» Your assignment: Copy each line below without leaving any out.

» Collected data:
= = =
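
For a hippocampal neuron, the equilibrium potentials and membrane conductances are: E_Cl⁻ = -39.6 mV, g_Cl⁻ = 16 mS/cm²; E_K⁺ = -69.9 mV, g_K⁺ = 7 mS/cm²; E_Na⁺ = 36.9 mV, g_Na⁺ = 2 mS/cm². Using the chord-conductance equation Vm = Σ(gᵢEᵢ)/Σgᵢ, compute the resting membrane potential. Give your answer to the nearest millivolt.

-42 mV

Σ gᵢEᵢ = 16·(-39.6) + 7·(-69.9) + 2·(36.9) = -1049.10
Σ gᵢ = 16 + 7 + 2 = 25
Vm = -1049.10 / 25 = -41.96 mV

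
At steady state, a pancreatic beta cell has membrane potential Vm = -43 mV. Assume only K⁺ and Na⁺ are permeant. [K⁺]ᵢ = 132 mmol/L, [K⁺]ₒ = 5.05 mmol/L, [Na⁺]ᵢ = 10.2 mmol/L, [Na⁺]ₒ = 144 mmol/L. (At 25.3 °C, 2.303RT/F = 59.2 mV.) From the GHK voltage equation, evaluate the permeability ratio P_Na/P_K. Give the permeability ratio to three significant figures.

Let α = P_Na/P_K. GHK: Vm = 59.2·log₁₀[(Kₒ + α·Naₒ)/(Kᵢ + α·Naᵢ)].
10^(Vm/59.2) = 10^(-43.0/59.2) = 0.18778
So 0.18778·(Kᵢ + α·Naᵢ) = Kₒ + α·Naₒ → α = (0.18778·132.0 − 5.05) / (144.0 − 0.18778·10.2)
α = (24.79 − 5.05) / (144.0 − 1.915) = 19.74/142.1 = 0.1389

0.139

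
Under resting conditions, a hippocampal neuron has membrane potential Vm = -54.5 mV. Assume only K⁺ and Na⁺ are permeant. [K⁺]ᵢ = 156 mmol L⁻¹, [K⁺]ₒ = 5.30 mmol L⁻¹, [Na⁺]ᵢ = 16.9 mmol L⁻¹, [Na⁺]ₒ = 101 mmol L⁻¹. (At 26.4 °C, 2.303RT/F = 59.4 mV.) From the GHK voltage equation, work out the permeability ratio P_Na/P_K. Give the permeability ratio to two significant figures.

Let α = P_Na/P_K. GHK: Vm = 59.4·log₁₀[(Kₒ + α·Naₒ)/(Kᵢ + α·Naᵢ)].
10^(Vm/59.4) = 10^(-54.5/59.4) = 0.12092
So 0.12092·(Kᵢ + α·Naᵢ) = Kₒ + α·Naₒ → α = (0.12092·156.0 − 5.3) / (101.0 − 0.12092·16.9)
α = (18.86 − 5.3) / (101.0 − 2.044) = 13.56/98.96 = 0.1371

0.14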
= = =
» Answer section:
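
For a hippocampal neuron, the equilibrium potentials and membrane conductances are: E_Cl⁻ = -39.6 mV, g_Cl⁻ = 16 mS/cm²; E_K⁺ = -69.9 mV, g_K⁺ = 7 mS/cm²; E_Na⁺ = 36.9 mV, g_Na⁺ = 2 mS/cm². Using the chord-conductance equation Vm = Σ(gᵢEᵢ)/Σgᵢ, compute the resting membrane potential. Give your answer to the nearest millivolt.

-42 mV

Σ gᵢEᵢ = 16·(-39.6) + 7·(-69.9) + 2·(36.9) = -1049.10
Σ gᵢ = 16 + 7 + 2 = 25
Vm = -1049.10 / 25 = -41.96 mV

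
At steady state, a pancreatic beta cell has membrane potential Vm = -43 mV. Assume only K⁺ and Na⁺ are permeant. [K⁺]ᵢ = 132 mmol/L, [K⁺]ₒ = 5.05 mmol/L, [Na⁺]ᵢ = 10.2 mmol/L, [Na⁺]ₒ = 144 mmol/L. (At 25.3 °C, 2.303RT/F = 59.2 mV.) From the GHK voltage equation, evaluate the permeability ratio P_Na/P_K. Give the permeability ratio to three significant figures.

Let α = P_Na/P_K. GHK: Vm = 59.2·log₁₀[(Kₒ + α·Naₒ)/(Kᵢ + α·Naᵢ)].
10^(Vm/59.2) = 10^(-43.0/59.2) = 0.18778
So 0.18778·(Kᵢ + α·Naᵢ) = Kₒ + α·Naₒ → α = (0.18778·132.0 − 5.05) / (144.0 − 0.18778·10.2)
α = (24.79 − 5.05) / (144.0 − 1.915) = 19.74/142.1 = 0.1389

0.139

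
Under resting conditions, a hippocampal neuron has membrane potential Vm = -54.5 mV. Assume only K⁺ and Na⁺ are permeant. [K⁺]ᵢ = 156 mmol L⁻¹, [K⁺]ₒ = 5.30 mmol L⁻¹, [Na⁺]ᵢ = 16.9 mmol L⁻¹, [Na⁺]ₒ = 101 mmol L⁻¹. (At 26.4 °C, 2.303RT/F = 59.4 mV.) From the GHK voltage equation, work out the permeability ratio P_Na/P_K. Give the permeability ratio to two significant figures.

Let α = P_Na/P_K. GHK: Vm = 59.4·log₁₀[(Kₒ + α·Naₒ)/(Kᵢ + α·Naᵢ)].
10^(Vm/59.4) = 10^(-54.5/59.4) = 0.12092
So 0.12092·(Kᵢ + α·Naᵢ) = Kₒ + α·Naₒ → α = (0.12092·156.0 − 5.3) / (101.0 − 0.12092·16.9)
α = (18.86 − 5.3) / (101.0 − 2.044) = 13.56/98.96 = 0.1371

0.14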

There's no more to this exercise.